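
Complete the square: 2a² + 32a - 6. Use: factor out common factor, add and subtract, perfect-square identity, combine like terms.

2(a + 8)² - 134

2a² + 32a - 6
= 2(a² + 16a) - 6    [factor out 2 from the a-terms]
= 2(a² + 16a + 64 - 64) - 6    [add and subtract 64 inside the bracket]
= 2(a + 8)² - 128 - 6    [perfect-square identity]
= 2(a + 8)² - 134    [combine constants]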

YOUR TASK -> None of the lines above may be skipped. Transcribe each one exactly.

TASK RESPONSE ->
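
Complete the square: 2a² + 32a - 6. Use: factor out common factor, add and subtract, perfect-square identity, combine like terms.

2(a + 8)² - 134

2a² + 32a - 6
= 2(a² + 16a) - 6    [factor out 2 from the a-terms]
= 2(a² + 16a + 64 - 64) - 6    [add and subtract 64 inside the bracket]
= 2(a + 8)² - 128 - 6    [perfect-square identity]
= 2(a + 8)² - 134    [combine constants]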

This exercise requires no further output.